··· DATA LISTING ···

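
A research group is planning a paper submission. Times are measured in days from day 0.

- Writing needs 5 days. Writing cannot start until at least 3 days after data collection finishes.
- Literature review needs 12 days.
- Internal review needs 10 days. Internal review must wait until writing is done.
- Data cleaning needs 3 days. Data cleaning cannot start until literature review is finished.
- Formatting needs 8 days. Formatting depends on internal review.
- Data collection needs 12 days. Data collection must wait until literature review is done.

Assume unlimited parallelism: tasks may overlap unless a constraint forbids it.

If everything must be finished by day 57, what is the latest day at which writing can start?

34

Nothing follows formatting; the deadline of day 57 is its only limit. It must start by 57 − 8 = day 49.
Internal review feeds into formatting (must start by day 49); so internal review must finish by day 49 and therefore start by day 39.
Since internal review (must start by day 39) depends on it, writing must finish by day 39. Backing off its 5-day duration gives a latest start of day 34.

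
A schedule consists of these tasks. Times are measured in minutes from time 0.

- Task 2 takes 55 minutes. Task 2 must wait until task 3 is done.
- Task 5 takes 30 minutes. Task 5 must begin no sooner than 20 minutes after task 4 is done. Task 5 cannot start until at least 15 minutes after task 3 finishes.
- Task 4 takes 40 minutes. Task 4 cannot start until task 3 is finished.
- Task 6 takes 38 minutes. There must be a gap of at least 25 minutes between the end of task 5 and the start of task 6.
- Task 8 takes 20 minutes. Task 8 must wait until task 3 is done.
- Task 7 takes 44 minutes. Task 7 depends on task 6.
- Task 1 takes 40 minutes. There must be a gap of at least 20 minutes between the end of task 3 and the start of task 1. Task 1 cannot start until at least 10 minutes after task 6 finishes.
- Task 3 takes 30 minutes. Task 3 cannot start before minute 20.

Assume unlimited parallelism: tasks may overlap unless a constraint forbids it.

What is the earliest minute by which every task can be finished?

Task 3 waits on its own release at minute 20, so it starts at minute 20 and finishes at 20 + 30 = minute 50.
Task 8 cannot begin until task 3 (finishes minute 50). It runs from minute 50 to 50 + 20 = minute 70.
After task 3 (finishes minute 50), task 4 can start at minute 50 and finishes at minute 90.
Task 5 needs all of task 4 (finishes minute 90, plus 20-minute gap → minute 110); task 3 (finishes minute 50, plus 15-minute gap → minute 65). That puts its earliest start at minute 110; it finishes at 110 + 30 = minute 140.
Task 6 cannot begin until task 5 (finishes minute 140, plus 25-minute gap → minute 165). It runs from minute 165 to 165 + 38 = minute 203.
Task 7 waits on task 6 (finishes minute 203), so it starts at minute 203 and finishes at 203 + 44 = minute 247.
Task 1 has to wait for task 3 (finishes minute 50, plus 20-minute gap → minute 70); task 6 (finishes minute 203, plus 10-minute gap → minute 213). The latest of these is minute 213, so task 1 runs minute 213 to 213 + 40 = minute 253.
Task 2 waits on task 3 (finishes minute 50), so it starts at minute 50 and finishes at 50 + 55 = minute 105.
All tasks are finished once the last one completes. Finish times: Task 1 at 253, Task 2 at 105, Task 3 at 50, Task 4 at 90, Task 5 at 140, Task 6 at 203, Task 7 at 247, Task 8 at 70. The latest is minute 253.

253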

···

# WHAT IS REQUIRED
All entries given above should be transcribed exactly, with none omitted.

# FINISHED EXERCISE
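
A research group is planning a paper submission. Times are measured in days from day 0.

- Writing needs 5 days. Writing cannot start until at least 3 days after data collection finishes.
- Literature review needs 12 days.
- Internal review needs 10 days. Internal review must wait until writing is done.
- Data cleaning needs 3 days. Data cleaning cannot start until literature review is finished.
- Formatting needs 8 days. Formatting depends on internal review.
- Data collection needs 12 days. Data collection must wait until literature review is done.

Assume unlimited parallelism: tasks may overlap unless a constraint forbids it.

If everything must be finished by day 57, what is the latest day at which writing can start?

34

Nothing follows formatting; the deadline of day 57 is its only limit. It must start by 57 − 8 = day 49.
Internal review feeds into formatting (must start by day 49); so internal review must finish by day 49 and therefore start by day 39.
Since internal review (must start by day 39) depends on it, writing must finish by day 39. Backing off its 5-day duration gives a latest start of day 34.

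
A schedule consists of these tasks. Times are measured in minutes from time 0.

- Task 2 takes 55 minutes. Task 2 must wait until task 3 is done.
- Task 5 takes 30 minutes. Task 5 must begin no sooner than 20 minutes after task 4 is done. Task 5 cannot start until at least 15 minutes after task 3 finishes.
- Task 4 takes 40 minutes. Task 4 cannot start until task 3 is finished.
- Task 6 takes 38 minutes. There must be a gap of at least 25 minutes between the end of task 5 and the start of task 6.
- Task 8 takes 20 minutes. Task 8 must wait until task 3 is done.
- Task 7 takes 44 minutes. Task 7 depends on task 6.
- Task 1 takes 40 minutes. There must be a gap of at least 20 minutes between the end of task 3 and the start of task 1. Task 1 cannot start until at least 10 minutes after task 6 finishes.
- Task 3 takes 30 minutes. Task 3 cannot start before minute 20.

Assume unlimited parallelism: tasks may overlap unless a constraint forbids it.

What is the earliest minute by which every task can be finished?

Task 3 waits on its own release at minute 20, so it starts at minute 20 and finishes at 20 + 30 = minute 50.
Task 8 cannot begin until task 3 (finishes minute 50). It runs from minute 50 to 50 + 20 = minute 70.
After task 3 (finishes minute 50), task 4 can start at minute 50 and finishes at minute 90.
Task 5 needs all of task 4 (finishes minute 90, plus 20-minute gap → minute 110); task 3 (finishes minute 50, plus 15-minute gap → minute 65). That puts its earliest start at minute 110; it finishes at 110 + 30 = minute 140.
Task 6 cannot begin until task 5 (finishes minute 140, plus 25-minute gap → minute 165). It runs from minute 165 to 165 + 38 = minute 203.
Task 7 waits on task 6 (finishes minute 203), so it starts at minute 203 and finishes at 203 + 44 = minute 247.
Task 1 has to wait for task 3 (finishes minute 50, plus 20-minute gap → minute 70); task 6 (finishes minute 203, plus 10-minute gap → minute 213). The latest of these is minute 213, so task 1 runs minute 213 to 213 + 40 = minute 253.
Task 2 waits on task 3 (finishes minute 50), so it starts at minute 50 and finishes at 50 + 55 = minute 105.
All tasks are finished once the last one completes. Finish times: Task 1 at 253, Task 2 at 105, Task 3 at 50, Task 4 at 90, Task 5 at 140, Task 6 at 203, Task 7 at 247, Task 8 at 70. The latest is minute 253.

253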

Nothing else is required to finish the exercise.